■ **GIVEN INFORMATION**
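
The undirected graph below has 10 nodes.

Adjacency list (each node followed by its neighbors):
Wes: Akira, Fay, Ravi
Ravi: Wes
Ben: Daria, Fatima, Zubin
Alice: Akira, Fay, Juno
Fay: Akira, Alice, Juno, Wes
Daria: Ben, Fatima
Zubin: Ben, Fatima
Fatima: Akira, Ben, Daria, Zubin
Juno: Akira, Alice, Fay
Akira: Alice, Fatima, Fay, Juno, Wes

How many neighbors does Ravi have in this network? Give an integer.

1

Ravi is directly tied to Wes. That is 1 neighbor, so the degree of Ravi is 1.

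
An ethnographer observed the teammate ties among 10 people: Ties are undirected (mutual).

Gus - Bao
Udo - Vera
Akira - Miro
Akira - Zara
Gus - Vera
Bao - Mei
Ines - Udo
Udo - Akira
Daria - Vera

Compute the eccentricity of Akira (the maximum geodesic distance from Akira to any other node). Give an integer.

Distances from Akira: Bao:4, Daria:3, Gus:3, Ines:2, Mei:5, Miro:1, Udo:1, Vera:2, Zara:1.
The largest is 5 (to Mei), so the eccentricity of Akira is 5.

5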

* * *

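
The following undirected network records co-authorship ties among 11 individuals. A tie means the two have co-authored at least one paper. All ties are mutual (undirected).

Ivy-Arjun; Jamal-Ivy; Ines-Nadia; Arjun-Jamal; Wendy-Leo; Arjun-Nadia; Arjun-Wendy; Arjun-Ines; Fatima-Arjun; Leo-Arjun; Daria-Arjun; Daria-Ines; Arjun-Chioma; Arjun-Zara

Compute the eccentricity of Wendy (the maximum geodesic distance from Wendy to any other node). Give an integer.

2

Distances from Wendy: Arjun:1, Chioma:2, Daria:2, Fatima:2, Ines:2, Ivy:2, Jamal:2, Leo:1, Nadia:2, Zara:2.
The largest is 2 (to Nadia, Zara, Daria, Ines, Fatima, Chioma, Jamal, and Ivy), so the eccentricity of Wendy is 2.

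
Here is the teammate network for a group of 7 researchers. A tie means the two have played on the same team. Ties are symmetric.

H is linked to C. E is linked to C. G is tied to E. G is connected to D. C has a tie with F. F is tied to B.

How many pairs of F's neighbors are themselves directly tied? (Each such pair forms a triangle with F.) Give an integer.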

■ **YOUR ASSIGNMENT**
Would you please copy exactly the part of the entries above that begins at the line containing "H is linked" and ends at the line containing "How many pairs", both lines included?

■ **ANSWER TO THIS EXERCISE**
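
H is linked to C. E is linked to C. G is tied to E. G is connected to D. C has a tie with F. F is tied to B.

How many pairs of F's neighbors are themselves directly tied? (Each such pair forms a triangle with F.) Give an integer.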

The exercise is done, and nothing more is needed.